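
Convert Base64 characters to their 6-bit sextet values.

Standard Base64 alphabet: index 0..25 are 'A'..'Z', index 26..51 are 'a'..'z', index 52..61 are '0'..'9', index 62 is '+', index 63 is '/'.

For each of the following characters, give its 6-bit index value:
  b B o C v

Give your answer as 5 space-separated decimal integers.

Answer: 27 1 40 2 47

Derivation:
'b': a..z range, 26 + ord('b') − ord('a') = 27
'B': A..Z range, ord('B') − ord('A') = 1
'o': a..z range, 26 + ord('o') − ord('a') = 40
'C': A..Z range, ord('C') − ord('A') = 2
'v': a..z range, 26 + ord('v') − ord('a') = 47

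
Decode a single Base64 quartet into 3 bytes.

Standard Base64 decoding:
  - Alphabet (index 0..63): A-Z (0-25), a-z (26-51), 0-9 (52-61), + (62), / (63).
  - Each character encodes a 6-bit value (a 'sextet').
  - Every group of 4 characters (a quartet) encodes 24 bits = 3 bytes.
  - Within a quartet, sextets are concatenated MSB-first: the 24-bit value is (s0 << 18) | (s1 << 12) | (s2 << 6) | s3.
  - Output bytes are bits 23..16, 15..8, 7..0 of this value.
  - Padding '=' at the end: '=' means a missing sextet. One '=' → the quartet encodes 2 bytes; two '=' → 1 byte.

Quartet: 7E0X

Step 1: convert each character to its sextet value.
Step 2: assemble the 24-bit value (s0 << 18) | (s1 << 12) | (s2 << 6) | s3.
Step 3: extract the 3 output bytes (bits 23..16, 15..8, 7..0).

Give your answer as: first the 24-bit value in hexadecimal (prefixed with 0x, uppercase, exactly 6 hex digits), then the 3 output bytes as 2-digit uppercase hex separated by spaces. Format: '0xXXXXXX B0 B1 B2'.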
# # # # #
» Exercise aim: Write out the material again, matching every line.

» Task response:
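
Convert Base64 characters to their 6-bit sextet values.

Standard Base64 alphabet: index 0..25 are 'A'..'Z', index 26..51 are 'a'..'z', index 52..61 are '0'..'9', index 62 is '+', index 63 is '/'.

For each of the following characters, give its 6-bit index value:
  b B o C v

Give your answer as 5 space-separated decimal integers.

Answer: 27 1 40 2 47

Derivation:
'b': a..z range, 26 + ord('b') − ord('a') = 27
'B': A..Z range, ord('B') − ord('A') = 1
'o': a..z range, 26 + ord('o') − ord('a') = 40
'C': A..Z range, ord('C') − ord('A') = 2
'v': a..z range, 26 + ord('v') − ord('a') = 47

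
Decode a single Base64 quartet into 3 bytes.

Standard Base64 decoding:
  - Alphabet (index 0..63): A-Z (0-25), a-z (26-51), 0-9 (52-61), + (62), / (63).
  - Each character encodes a 6-bit value (a 'sextet').
  - Every group of 4 characters (a quartet) encodes 24 bits = 3 bytes.
  - Within a quartet, sextets are concatenated MSB-first: the 24-bit value is (s0 << 18) | (s1 << 12) | (s2 << 6) | s3.
  - Output bytes are bits 23..16, 15..8, 7..0 of this value.
  - Padding '=' at the end: '=' means a missing sextet. One '=' → the quartet encodes 2 bytes; two '=' → 1 byte.

Quartet: 7E0X

Step 1: convert each character to its sextet value.
Step 2: assemble the 24-bit value (s0 << 18) | (s1 << 12) | (s2 << 6) | s3.
Step 3: extract the 3 output bytes (bits 23..16, 15..8, 7..0).

Give your answer as: first the 24-bit value in hexadecimal (prefixed with 0x, uppercase, exactly 6 hex digits), then the 3 output bytes as 2-digit uppercase hex separated by spaces. Format: '0xXXXXXX B0 B1 B2'.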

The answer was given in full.